DIRECTIONS FOR THIS TASK >> Each of the lines below must be retyped character for character.

SOURCE MATERIAL >>
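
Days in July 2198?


31 days

Month: July (month 7)
July has 31 days


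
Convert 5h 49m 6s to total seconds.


Hours: 5 × 3600 = 18000
Minutes: 49 × 60 = 2940
Seconds: 6
Total = 18000 + 2940 + 6 = 20946

20946 seconds


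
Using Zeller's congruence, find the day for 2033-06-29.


Zeller's congruence:
q=29, m=6, k=33, j=20
h = (29 + ⌊13×7/5⌋ + 33 + ⌊33/4⌋ + ⌊20/4⌋ - 2×20) mod 7
= (29 + 18 + 33 + 8 + 5 - 40) mod 7
= 53 mod 7 = 4
h=4 → Wednesday

Wednesday


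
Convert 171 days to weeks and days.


24 weeks 3 days

Weeks: 171 ÷ 7 = 24 remainder 3


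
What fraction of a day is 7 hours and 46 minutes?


0.3236 (32.36%)

Total minutes: 7×60 + 46 = 466
Day = 24×60 = 1440 minutes
Fraction = 466/1440 ≈ 0.3236
As a percentage: 466/1440 × 100 ≈ 32.36%


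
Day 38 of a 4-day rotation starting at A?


Shifts: A, B, C, D
Start: A (index 0)
Day 38: (0 + 38 - 1) mod 4
= 37 mod 4
= 1
Index 1 → shift B

Shift B


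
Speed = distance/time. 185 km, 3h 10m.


58.4 km/h

Distance: 185 km
Time: 3h 10m = 190 min = 190/60 = 19/6 hours
Speed = 185 ÷ (19/6) = 185 × 6 / 19 = 1110/19 ≈ 58.4 km/h


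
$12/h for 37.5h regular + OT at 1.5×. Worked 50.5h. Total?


Regular: 37.5h × $12 = $450.00
Overtime: 50.5 - 37.5 = 13.0h
OT pay: 13.0h × $12 × 1.5 = $234.00
Total = $450.00 + $234.00 = $684.00

$684.00


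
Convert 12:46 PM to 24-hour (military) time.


12:46

Input: 12:46 PM
12 PM → 12 (noon)


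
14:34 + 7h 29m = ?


22:03

Start: 874 minutes from midnight
Add: 449 minutes
Total: 1323 minutes
Hours: 1323 ÷ 60 = 22 remainder 3


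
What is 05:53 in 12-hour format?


5:53 AM

Hour: 5
5 < 12 → AM


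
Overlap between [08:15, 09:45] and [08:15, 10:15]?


90 minutes

Meeting A: 495-585 (in minutes from midnight)
Meeting B: 495-615
Overlap start = max(495, 495) = 495
Overlap end = min(585, 615) = 585
Overlap = max(0, 585 - 495) = 90 min


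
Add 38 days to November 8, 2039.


December 16, 2039

Start: November 8, 2039
Add 38 days
November 8 → December 1: 30 - 8 + 1 = 23 days (38 - 23 = 15 left)
December 1 + 15 = December 16, 2039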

ANSWER >>
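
Days in July 2198?


31 days

Month: July (month 7)
July has 31 days


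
Convert 5h 49m 6s to total seconds.


Hours: 5 × 3600 = 18000
Minutes: 49 × 60 = 2940
Seconds: 6
Total = 18000 + 2940 + 6 = 20946

20946 seconds


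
Using Zeller's congruence, find the day for 2033-06-29.


Zeller's congruence:
q=29, m=6, k=33, j=20
h = (29 + ⌊13×7/5⌋ + 33 + ⌊33/4⌋ + ⌊20/4⌋ - 2×20) mod 7
= (29 + 18 + 33 + 8 + 5 - 40) mod 7
= 53 mod 7 = 4
h=4 → Wednesday

Wednesday


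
Convert 171 days to weeks and days.


24 weeks 3 days

Weeks: 171 ÷ 7 = 24 remainder 3


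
What fraction of a day is 7 hours and 46 minutes?


0.3236 (32.36%)

Total minutes: 7×60 + 46 = 466
Day = 24×60 = 1440 minutes
Fraction = 466/1440 ≈ 0.3236
As a percentage: 466/1440 × 100 ≈ 32.36%


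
Day 38 of a 4-day rotation starting at A?


Shifts: A, B, C, D
Start: A (index 0)
Day 38: (0 + 38 - 1) mod 4
= 37 mod 4
= 1
Index 1 → shift B

Shift B


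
Speed = distance/time. 185 km, 3h 10m.


58.4 km/h

Distance: 185 km
Time: 3h 10m = 190 min = 190/60 = 19/6 hours
Speed = 185 ÷ (19/6) = 185 × 6 / 19 = 1110/19 ≈ 58.4 km/h


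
$12/h for 37.5h regular + OT at 1.5×. Worked 50.5h. Total?


Regular: 37.5h × $12 = $450.00
Overtime: 50.5 - 37.5 = 13.0h
OT pay: 13.0h × $12 × 1.5 = $234.00
Total = $450.00 + $234.00 = $684.00

$684.00


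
Convert 12:46 PM to 24-hour (military) time.


12:46

Input: 12:46 PM
12 PM → 12 (noon)


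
14:34 + 7h 29m = ?


22:03

Start: 874 minutes from midnight
Add: 449 minutes
Total: 1323 minutes
Hours: 1323 ÷ 60 = 22 remainder 3


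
What is 05:53 in 12-hour format?


5:53 AM

Hour: 5
5 < 12 → AM


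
Overlap between [08:15, 09:45] and [08:15, 10:15]?


90 minutes

Meeting A: 495-585 (in minutes from midnight)
Meeting B: 495-615
Overlap start = max(495, 495) = 495
Overlap end = min(585, 615) = 585
Overlap = max(0, 585 - 495) = 90 min


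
Add 38 days to November 8, 2039.


December 16, 2039

Start: November 8, 2039
Add 38 days
November 8 → December 1: 30 - 8 + 1 = 23 days (38 - 23 = 15 left)
December 1 + 15 = December 16, 2039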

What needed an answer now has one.